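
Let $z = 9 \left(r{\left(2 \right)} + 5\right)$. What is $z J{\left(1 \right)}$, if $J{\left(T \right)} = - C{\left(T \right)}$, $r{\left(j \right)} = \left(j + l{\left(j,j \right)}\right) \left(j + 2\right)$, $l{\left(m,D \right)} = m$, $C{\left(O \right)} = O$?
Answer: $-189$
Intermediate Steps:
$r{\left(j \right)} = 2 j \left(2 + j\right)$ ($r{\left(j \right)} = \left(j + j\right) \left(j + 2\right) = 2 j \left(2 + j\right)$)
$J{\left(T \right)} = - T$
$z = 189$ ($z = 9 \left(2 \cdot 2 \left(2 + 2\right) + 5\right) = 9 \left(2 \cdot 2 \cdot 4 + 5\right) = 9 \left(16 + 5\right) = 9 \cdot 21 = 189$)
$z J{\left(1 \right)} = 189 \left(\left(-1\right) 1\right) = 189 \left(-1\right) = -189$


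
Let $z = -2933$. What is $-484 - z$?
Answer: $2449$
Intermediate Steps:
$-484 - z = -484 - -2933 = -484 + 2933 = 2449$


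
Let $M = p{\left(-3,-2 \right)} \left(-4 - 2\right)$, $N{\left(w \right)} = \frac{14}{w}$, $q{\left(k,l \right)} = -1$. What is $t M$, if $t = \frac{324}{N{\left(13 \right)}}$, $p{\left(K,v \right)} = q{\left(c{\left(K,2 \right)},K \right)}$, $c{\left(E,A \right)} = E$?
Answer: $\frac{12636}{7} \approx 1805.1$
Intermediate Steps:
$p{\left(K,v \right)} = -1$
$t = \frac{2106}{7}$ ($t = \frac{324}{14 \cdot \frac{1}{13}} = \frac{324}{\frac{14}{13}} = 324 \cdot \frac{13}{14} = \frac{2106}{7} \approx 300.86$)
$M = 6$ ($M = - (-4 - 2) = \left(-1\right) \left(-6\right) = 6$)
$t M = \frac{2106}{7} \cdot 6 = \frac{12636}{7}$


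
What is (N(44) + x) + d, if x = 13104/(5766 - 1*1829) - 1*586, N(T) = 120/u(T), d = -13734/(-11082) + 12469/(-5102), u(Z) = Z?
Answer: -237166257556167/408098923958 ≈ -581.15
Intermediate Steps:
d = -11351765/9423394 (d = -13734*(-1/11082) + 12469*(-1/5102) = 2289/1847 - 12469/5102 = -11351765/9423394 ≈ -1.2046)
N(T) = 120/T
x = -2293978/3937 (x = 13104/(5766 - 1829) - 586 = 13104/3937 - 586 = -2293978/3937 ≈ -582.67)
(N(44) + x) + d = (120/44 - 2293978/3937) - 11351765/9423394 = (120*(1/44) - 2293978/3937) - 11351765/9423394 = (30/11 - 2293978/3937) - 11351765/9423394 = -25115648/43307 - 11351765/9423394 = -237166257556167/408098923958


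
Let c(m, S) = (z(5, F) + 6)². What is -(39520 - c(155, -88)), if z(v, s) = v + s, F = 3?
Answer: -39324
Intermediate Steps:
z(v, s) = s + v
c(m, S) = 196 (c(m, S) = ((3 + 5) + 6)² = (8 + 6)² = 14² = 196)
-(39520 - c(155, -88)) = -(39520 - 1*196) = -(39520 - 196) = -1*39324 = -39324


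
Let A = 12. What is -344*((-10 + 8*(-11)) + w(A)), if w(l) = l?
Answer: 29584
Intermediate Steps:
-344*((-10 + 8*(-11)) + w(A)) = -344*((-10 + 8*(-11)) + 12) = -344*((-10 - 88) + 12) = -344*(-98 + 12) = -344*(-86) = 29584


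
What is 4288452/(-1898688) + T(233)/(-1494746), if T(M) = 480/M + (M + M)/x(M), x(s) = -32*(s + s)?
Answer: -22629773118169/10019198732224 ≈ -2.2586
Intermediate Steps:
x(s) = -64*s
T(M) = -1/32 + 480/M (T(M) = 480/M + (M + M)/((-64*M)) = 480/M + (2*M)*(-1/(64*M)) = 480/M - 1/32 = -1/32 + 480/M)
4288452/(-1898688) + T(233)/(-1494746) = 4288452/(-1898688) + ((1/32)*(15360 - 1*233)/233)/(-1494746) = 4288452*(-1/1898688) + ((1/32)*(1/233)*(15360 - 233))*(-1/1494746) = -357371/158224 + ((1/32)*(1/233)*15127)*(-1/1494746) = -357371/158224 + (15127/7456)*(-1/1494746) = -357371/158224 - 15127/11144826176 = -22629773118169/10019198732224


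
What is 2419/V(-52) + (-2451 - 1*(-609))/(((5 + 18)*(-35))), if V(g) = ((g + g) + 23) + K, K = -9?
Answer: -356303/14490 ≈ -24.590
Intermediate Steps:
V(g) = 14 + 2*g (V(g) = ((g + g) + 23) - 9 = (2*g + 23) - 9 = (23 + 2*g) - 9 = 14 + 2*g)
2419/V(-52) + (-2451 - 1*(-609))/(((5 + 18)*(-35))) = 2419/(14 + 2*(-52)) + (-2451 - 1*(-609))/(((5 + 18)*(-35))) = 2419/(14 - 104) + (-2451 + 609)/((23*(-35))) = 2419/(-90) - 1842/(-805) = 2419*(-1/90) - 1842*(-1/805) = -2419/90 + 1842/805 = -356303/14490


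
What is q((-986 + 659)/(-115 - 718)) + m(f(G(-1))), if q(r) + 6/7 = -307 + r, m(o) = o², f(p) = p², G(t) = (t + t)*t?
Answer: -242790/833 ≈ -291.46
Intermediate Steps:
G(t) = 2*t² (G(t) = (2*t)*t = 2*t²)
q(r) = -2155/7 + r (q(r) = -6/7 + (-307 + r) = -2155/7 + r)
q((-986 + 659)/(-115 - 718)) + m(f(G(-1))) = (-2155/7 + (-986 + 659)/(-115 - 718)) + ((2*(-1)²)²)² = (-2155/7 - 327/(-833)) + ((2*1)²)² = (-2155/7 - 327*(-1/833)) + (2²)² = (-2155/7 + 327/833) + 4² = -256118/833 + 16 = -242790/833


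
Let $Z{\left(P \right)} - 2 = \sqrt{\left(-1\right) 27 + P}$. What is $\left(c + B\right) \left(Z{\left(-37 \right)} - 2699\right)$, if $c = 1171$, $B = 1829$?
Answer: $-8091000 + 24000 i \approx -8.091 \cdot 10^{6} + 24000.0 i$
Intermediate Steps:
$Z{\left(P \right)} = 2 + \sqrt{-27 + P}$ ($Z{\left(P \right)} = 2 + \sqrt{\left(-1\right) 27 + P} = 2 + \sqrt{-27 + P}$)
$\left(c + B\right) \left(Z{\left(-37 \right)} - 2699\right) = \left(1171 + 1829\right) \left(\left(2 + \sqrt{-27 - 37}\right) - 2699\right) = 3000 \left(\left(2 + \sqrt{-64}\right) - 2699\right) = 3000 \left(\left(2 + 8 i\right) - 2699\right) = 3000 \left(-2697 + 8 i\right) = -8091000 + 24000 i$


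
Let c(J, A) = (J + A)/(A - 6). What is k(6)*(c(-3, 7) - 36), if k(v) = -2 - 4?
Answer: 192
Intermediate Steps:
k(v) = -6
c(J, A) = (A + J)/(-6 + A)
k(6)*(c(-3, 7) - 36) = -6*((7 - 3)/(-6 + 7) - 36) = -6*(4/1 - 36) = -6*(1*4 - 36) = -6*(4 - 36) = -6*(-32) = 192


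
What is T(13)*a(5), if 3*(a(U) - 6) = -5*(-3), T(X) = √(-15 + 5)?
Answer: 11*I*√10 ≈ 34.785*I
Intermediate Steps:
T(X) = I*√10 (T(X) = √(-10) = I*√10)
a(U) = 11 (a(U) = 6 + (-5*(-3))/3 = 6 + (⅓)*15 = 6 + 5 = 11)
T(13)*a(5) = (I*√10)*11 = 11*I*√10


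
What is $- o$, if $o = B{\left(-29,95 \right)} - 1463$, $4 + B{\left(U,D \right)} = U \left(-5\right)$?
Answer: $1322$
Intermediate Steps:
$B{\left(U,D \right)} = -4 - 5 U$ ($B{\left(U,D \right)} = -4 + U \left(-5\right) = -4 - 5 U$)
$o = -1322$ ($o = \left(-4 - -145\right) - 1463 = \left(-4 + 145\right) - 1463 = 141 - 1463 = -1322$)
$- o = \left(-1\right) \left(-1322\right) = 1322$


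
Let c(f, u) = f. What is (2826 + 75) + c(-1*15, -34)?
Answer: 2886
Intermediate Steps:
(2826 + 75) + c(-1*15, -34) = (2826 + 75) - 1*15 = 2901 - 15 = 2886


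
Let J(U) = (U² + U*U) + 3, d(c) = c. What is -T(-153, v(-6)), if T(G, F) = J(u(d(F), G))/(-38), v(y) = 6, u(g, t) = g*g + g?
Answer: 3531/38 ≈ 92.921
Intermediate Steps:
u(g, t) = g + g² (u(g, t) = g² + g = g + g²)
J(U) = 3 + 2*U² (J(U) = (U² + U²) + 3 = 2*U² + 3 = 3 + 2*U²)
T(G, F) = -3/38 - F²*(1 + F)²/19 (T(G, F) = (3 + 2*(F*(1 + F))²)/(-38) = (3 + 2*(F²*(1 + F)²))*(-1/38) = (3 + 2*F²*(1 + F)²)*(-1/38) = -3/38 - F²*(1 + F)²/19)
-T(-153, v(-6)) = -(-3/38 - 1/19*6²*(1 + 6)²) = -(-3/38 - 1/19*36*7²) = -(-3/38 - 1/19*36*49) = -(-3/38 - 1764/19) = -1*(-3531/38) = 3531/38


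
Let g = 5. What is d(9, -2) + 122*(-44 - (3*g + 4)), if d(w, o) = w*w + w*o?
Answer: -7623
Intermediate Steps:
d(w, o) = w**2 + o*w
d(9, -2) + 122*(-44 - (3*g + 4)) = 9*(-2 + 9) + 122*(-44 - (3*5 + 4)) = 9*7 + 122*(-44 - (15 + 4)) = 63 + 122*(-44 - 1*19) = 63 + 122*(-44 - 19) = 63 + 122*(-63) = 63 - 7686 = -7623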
──────
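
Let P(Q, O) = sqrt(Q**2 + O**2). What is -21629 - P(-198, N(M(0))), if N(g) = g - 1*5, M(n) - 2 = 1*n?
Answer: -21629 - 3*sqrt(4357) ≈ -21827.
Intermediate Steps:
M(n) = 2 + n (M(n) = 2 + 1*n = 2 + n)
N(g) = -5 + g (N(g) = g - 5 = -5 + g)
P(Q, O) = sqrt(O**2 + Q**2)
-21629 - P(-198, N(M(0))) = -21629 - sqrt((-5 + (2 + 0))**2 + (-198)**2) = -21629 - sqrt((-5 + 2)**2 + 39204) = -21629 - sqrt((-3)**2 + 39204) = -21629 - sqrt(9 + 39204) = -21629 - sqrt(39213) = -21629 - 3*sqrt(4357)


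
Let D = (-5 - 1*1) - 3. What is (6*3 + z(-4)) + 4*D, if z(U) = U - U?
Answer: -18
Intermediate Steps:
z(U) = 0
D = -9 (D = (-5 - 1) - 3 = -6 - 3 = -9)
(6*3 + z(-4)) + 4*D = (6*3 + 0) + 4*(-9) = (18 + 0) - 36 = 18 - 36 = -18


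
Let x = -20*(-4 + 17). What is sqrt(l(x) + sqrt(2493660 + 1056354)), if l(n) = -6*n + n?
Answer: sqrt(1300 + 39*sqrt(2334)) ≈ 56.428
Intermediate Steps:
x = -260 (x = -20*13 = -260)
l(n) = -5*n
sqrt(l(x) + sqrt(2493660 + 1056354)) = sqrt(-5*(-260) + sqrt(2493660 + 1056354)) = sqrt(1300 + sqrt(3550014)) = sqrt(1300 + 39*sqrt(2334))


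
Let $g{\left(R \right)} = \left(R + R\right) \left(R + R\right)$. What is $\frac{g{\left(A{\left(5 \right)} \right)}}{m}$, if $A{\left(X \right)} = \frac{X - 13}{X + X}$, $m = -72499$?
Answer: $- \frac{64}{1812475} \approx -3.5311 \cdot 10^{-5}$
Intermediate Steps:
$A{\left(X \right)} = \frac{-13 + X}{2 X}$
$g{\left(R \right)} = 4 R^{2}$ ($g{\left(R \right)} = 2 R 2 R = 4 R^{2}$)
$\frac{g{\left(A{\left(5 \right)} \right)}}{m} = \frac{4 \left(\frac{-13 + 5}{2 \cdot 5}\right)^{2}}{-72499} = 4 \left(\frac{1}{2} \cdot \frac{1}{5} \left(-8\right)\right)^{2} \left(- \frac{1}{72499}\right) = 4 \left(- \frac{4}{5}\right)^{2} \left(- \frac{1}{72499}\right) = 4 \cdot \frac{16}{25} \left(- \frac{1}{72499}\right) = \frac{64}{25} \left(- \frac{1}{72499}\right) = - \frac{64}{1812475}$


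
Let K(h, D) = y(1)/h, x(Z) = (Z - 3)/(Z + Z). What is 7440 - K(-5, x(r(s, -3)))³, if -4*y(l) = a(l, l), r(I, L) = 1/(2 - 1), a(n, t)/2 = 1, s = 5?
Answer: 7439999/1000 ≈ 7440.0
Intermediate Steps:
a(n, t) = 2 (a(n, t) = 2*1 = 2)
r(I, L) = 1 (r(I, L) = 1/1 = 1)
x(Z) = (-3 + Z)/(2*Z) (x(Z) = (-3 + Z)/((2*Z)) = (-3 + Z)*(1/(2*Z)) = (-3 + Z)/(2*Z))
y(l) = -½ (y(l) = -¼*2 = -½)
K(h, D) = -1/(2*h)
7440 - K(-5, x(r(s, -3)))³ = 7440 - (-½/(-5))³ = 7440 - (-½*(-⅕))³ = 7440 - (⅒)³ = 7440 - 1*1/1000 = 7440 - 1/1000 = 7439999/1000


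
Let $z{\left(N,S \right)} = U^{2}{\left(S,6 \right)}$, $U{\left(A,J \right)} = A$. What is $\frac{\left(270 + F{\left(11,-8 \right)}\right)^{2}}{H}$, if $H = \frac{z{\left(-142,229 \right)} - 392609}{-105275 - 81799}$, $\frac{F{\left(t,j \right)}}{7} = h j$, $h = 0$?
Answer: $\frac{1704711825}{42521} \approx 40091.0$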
──────
In the material above, locate the line containing "1171$, $B = 1829$?" and the line containing "Answer: $-8091000 +". Transcribe exactly those two lines and every line between them, and nothing more.

**Response area**
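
Let $Z{\left(P \right)} - 2 = \sqrt{\left(-1\right) 27 + P}$. What is $\left(c + B\right) \left(Z{\left(-37 \right)} - 2699\right)$, if $c = 1171$, $B = 1829$?
Answer: $-8091000 + 24000 i \approx -8.091 \cdot 10^{6} + 24000.0 i$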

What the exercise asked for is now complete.